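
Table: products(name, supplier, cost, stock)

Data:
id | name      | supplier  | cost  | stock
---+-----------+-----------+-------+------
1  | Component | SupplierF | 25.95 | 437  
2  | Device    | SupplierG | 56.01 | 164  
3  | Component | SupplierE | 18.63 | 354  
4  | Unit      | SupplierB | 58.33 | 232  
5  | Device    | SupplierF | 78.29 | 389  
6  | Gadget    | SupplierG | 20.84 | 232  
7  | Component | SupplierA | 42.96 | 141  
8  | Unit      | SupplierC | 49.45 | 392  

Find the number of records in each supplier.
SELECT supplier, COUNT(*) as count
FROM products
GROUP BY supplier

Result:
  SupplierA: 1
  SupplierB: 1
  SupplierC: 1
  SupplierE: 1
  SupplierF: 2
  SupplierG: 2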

══════════

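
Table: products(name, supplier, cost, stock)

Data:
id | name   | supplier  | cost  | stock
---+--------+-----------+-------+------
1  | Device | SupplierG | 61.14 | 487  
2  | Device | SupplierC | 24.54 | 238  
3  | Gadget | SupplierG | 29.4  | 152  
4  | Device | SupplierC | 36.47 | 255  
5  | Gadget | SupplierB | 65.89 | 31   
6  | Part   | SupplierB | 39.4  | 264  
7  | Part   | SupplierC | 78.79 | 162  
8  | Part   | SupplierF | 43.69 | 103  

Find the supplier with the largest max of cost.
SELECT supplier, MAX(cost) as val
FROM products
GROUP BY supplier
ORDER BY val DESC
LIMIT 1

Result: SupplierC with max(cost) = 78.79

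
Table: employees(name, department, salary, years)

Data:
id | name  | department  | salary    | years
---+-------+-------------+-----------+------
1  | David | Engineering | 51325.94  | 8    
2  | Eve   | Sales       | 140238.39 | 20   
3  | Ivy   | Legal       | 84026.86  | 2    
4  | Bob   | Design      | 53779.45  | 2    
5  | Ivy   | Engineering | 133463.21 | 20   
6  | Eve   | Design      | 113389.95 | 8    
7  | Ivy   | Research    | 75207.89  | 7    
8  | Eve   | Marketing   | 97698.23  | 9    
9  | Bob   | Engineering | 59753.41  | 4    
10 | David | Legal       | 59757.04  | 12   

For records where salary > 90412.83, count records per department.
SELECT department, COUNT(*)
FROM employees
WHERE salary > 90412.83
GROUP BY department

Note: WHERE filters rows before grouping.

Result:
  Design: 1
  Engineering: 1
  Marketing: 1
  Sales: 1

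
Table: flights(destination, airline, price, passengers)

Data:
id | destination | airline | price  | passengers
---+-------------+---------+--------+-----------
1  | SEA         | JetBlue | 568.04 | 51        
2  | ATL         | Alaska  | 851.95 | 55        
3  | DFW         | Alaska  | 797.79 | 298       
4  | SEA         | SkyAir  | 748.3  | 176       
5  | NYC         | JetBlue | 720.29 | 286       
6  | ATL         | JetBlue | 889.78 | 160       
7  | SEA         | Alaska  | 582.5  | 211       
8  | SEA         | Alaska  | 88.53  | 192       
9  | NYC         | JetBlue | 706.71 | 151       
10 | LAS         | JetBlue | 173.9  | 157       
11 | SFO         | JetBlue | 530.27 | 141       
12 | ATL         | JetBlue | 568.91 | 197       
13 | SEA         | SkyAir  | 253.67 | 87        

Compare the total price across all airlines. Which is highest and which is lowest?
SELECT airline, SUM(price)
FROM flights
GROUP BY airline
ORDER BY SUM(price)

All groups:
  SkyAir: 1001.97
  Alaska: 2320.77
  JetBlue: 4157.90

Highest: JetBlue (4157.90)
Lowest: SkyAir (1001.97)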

══════════

EXERCISE AIM -
Your answer should consist of the lines from the listing that hold the word "years".

THE ANSWER -
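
Table: employees(name, department, salary, years)
id | name  | department  | salary    | years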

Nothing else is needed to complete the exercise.